Assigned task:
Your answer must be the lines of the entries below, exactly as written, from the first line through the line containing "s6->s5, s7->s0, s7->s6.".

*** Task data ***

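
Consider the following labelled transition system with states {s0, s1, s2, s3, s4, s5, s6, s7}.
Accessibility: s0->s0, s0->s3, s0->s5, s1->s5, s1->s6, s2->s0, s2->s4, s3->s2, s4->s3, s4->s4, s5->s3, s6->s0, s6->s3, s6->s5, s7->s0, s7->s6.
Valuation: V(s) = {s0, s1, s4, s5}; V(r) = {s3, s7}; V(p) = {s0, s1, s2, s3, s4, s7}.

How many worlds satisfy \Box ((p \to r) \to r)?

4

Let φ = \Box ((p \to r) \to r). Evaluate φ at each world:
  s0 (successors {s0, s3, s5}): φ is false.
  s1 (successors {s5, s6}): φ is false.
  s2 (successors {s0, s4}): φ is true.
  s3 (successors {s2}): φ is true.
  s4 (successors {s3, s4}): φ is true.
  s5 (successors {s3}): φ is true.
  s6 (successors {s0, s3, s5}): φ is false.
  s7 (successors {s0, s6}): φ is false.
For instance, at s5:
  At s5: \Box ((p \to r) \to r) requires (p \to r) \to r at every successor {s3}.
    At s3: (p \to r) \to r is true.
  So \Box ((p \to r) \to r) is true at s5.
Satisfying worlds: {s2, s3, s4, s5}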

*** End of Task data ***

Answer space:
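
Consider the following labelled transition system with states {s0, s1, s2, s3, s4, s5, s6, s7}.
Accessibility: s0->s0, s0->s3, s0->s5, s1->s5, s1->s6, s2->s0, s2->s4, s3->s2, s4->s3, s4->s4, s5->s3, s6->s0, s6->s3, s6->s5, s7->s0, s7->s6.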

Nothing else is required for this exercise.